TASK DESCRIPTION
Take the listing below and print exactly the lines starting at the line containing "4 + t * 4) tokens.)" and ending at the line containing "130) and 'div' is integer division.", both ends included, and no others.

PROVIDED RECORDS
########################################

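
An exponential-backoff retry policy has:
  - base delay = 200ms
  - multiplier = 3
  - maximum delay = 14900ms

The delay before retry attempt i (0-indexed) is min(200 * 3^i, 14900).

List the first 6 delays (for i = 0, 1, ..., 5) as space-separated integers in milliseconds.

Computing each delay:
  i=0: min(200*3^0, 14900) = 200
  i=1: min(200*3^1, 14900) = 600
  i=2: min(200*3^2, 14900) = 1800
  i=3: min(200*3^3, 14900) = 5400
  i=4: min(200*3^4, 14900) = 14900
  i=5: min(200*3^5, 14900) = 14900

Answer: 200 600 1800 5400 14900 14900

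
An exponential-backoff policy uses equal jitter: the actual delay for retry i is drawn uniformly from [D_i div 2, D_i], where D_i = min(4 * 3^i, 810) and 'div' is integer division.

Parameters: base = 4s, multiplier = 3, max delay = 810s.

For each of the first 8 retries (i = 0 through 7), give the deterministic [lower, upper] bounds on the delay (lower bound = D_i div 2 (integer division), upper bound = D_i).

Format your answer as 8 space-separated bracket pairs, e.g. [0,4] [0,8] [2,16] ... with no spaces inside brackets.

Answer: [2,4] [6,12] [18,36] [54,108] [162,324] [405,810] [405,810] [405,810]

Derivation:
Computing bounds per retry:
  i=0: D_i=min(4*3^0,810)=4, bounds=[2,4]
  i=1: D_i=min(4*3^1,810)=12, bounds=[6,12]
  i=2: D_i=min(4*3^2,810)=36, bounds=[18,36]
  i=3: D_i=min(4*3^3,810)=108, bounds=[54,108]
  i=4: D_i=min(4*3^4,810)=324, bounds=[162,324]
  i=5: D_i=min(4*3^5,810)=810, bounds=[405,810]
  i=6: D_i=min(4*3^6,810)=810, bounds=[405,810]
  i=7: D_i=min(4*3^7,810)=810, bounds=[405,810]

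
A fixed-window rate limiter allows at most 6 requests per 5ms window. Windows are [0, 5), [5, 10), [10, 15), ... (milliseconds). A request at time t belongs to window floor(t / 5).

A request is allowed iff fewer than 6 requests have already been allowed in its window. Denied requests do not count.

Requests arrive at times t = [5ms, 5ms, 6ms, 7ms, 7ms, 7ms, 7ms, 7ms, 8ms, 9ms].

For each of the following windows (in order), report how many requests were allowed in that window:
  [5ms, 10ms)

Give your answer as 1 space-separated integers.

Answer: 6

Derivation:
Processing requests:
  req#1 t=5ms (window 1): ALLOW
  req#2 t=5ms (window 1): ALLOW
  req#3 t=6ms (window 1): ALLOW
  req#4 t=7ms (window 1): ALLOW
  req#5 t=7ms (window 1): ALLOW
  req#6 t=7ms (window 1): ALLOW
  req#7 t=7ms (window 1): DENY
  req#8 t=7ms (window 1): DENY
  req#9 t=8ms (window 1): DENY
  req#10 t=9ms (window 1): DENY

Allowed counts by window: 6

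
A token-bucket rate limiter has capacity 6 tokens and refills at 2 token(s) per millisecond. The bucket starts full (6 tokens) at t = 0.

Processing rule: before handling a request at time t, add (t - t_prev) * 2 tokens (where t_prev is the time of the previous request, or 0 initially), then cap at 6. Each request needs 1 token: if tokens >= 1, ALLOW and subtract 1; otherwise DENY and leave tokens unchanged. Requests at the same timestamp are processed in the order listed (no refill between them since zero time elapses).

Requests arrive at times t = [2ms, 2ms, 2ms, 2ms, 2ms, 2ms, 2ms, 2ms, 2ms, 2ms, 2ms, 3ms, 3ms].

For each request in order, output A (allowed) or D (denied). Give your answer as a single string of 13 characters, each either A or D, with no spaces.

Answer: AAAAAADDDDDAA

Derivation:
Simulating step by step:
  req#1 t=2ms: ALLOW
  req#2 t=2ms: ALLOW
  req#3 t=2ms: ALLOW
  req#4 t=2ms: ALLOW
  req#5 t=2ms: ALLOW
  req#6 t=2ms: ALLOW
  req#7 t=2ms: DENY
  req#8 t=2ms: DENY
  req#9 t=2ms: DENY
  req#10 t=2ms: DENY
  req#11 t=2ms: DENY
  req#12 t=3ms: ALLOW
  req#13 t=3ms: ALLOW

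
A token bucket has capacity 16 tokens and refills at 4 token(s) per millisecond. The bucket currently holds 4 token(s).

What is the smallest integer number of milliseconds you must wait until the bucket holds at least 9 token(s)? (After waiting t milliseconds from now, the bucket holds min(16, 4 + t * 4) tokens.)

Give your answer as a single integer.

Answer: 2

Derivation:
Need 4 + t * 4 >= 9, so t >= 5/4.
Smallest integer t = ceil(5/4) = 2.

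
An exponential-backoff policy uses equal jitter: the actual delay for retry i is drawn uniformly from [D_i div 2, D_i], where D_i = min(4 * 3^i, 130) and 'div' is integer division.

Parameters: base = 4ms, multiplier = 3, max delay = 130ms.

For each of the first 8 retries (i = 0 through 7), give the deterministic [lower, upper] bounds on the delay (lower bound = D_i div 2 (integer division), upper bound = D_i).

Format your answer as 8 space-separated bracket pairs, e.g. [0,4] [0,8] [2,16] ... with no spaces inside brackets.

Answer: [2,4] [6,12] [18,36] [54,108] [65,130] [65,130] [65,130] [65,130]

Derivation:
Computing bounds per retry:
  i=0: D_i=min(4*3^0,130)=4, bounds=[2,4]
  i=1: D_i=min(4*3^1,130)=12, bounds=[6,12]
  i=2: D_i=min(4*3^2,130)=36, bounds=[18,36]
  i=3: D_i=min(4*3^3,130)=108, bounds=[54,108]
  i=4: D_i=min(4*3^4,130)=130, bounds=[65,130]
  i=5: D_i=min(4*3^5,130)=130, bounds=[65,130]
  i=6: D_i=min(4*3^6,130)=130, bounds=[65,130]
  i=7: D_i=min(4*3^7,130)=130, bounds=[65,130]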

########################################

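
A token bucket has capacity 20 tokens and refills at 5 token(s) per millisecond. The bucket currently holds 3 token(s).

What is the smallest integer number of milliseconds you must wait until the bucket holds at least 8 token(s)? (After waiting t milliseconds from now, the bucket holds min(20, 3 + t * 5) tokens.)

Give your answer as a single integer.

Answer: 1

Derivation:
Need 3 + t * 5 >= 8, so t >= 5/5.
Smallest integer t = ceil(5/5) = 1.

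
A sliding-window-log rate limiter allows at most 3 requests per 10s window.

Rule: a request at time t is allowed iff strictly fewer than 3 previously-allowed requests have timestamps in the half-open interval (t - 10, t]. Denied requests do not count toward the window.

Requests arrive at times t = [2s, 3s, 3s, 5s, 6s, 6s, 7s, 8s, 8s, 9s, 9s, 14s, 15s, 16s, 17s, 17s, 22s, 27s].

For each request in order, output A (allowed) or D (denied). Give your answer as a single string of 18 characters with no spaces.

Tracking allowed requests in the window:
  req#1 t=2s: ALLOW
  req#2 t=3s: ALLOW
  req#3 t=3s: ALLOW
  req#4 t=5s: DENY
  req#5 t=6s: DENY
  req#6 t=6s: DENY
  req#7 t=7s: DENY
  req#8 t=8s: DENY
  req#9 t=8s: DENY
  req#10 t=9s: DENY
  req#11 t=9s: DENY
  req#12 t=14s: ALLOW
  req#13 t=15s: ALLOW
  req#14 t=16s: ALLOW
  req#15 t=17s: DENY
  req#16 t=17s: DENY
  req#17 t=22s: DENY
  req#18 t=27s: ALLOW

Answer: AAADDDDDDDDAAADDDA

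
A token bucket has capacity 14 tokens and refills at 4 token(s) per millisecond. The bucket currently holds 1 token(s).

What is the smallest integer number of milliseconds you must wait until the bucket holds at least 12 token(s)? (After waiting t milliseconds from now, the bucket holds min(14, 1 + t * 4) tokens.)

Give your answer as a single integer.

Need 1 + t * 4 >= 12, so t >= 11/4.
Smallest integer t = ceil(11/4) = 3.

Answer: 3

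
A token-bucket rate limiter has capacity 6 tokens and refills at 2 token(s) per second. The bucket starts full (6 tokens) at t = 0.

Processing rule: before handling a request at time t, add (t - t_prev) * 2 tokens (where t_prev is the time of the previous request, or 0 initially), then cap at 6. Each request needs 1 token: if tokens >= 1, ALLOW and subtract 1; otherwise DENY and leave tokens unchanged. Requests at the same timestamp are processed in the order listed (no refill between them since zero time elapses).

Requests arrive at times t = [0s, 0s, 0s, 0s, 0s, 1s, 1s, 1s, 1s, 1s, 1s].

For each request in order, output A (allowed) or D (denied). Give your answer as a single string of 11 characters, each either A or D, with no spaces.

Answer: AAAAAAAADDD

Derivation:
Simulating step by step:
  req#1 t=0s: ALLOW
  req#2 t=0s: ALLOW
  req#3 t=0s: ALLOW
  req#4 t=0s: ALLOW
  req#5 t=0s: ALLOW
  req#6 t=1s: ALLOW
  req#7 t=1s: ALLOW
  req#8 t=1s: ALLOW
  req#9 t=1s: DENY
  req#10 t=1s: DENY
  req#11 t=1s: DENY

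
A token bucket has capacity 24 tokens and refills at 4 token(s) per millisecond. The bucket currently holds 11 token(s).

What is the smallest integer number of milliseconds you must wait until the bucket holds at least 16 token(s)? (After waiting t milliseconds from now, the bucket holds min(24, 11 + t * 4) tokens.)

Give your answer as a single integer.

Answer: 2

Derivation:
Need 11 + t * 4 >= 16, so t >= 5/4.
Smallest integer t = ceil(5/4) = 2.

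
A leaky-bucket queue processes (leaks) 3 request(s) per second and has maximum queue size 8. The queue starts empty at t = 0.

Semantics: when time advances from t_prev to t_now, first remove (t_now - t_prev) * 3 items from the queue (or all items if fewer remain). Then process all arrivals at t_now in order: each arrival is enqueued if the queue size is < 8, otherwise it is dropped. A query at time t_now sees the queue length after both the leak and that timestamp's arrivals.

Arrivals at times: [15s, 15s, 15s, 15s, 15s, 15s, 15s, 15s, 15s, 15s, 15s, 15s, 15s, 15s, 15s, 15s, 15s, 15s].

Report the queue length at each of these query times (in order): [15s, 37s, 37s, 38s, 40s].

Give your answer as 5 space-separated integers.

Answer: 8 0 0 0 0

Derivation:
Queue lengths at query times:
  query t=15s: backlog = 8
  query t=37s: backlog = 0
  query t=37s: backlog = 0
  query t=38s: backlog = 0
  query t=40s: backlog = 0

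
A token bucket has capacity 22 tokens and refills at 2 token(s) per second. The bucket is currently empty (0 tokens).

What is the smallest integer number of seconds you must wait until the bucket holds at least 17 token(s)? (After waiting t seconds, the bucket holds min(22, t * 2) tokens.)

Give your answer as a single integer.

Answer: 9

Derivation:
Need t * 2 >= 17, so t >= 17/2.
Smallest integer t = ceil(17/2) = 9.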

########################################

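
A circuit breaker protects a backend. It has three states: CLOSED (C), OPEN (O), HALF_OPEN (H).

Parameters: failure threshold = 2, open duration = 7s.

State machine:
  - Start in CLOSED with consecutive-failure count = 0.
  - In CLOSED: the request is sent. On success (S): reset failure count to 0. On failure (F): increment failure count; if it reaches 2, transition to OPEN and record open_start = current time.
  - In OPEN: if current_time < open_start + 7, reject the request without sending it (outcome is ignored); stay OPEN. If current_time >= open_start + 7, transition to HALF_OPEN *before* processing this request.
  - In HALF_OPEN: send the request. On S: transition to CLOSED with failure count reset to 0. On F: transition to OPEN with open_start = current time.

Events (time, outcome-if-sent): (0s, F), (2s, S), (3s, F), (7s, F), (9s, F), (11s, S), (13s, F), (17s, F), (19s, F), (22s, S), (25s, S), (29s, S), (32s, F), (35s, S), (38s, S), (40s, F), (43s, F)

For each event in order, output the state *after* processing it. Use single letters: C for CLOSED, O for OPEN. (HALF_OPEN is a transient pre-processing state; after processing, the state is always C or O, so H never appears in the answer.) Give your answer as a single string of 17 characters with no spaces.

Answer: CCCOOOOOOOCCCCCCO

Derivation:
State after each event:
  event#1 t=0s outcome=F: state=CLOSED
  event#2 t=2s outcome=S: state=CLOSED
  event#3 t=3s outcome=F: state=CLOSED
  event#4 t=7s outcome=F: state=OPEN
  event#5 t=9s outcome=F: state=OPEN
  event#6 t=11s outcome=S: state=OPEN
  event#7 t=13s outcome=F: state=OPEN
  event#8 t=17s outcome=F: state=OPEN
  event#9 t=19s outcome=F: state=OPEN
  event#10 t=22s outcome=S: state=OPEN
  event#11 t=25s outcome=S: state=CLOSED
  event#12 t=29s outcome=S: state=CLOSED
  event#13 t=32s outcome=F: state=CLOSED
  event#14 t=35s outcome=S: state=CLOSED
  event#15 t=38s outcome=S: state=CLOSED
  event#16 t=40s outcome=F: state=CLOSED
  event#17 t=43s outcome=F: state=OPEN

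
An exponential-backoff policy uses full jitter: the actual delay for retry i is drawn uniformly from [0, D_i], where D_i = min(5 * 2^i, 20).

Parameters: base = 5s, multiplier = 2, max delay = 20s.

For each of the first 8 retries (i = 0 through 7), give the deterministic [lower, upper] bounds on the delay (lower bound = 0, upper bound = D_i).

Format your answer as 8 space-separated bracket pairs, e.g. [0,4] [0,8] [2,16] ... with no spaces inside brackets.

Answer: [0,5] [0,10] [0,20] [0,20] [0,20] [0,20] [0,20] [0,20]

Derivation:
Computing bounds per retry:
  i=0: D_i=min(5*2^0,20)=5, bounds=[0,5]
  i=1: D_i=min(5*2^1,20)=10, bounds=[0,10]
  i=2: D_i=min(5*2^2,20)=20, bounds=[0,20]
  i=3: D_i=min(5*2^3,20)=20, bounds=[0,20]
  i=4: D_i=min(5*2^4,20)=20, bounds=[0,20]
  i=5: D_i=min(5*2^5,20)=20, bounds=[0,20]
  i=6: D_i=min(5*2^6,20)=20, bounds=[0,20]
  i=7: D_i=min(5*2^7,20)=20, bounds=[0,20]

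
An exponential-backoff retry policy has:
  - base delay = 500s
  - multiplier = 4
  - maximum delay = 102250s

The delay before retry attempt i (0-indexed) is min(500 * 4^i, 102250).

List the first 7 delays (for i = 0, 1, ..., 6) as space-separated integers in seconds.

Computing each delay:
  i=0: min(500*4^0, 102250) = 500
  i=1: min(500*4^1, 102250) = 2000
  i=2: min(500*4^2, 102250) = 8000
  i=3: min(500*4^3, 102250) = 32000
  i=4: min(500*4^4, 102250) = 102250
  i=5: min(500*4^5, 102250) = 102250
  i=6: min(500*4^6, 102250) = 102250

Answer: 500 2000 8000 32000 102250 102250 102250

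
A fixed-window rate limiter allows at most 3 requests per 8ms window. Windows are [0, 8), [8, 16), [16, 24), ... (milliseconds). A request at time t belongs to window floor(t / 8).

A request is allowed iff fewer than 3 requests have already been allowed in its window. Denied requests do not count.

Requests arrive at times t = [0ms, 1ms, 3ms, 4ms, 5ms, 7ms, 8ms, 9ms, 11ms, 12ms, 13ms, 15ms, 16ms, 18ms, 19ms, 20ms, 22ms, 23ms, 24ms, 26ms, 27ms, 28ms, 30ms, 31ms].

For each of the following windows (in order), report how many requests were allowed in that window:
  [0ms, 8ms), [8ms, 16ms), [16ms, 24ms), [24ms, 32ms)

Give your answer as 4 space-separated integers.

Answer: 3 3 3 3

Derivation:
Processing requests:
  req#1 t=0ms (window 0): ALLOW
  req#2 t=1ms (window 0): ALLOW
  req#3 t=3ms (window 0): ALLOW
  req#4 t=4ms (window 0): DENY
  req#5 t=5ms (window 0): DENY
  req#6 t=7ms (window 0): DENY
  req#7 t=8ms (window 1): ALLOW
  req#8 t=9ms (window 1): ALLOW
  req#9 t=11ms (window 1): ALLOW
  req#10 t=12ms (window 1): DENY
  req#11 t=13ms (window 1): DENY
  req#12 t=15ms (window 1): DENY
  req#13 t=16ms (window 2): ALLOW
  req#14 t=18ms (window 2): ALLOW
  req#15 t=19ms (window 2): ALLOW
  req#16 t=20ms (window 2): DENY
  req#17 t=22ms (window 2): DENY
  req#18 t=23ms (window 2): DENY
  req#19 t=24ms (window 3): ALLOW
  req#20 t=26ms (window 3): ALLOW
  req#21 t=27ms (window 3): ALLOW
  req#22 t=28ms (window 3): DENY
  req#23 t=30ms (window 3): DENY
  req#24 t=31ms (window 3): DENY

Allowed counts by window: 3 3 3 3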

########################################

RESPONSE TO THIS TASK
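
What is the smallest integer number of milliseconds you must wait until the bucket holds at least 9 token(s)? (After waiting t milliseconds from now, the bucket holds min(16, 4 + t * 4) tokens.)

Give your answer as a single integer.

Answer: 2

Derivation:
Need 4 + t * 4 >= 9, so t >= 5/4.
Smallest integer t = ceil(5/4) = 2.

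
An exponential-backoff policy uses equal jitter: the actual delay for retry i is drawn uniformly from [D_i div 2, D_i], where D_i = min(4 * 3^i, 130) and 'div' is integer division.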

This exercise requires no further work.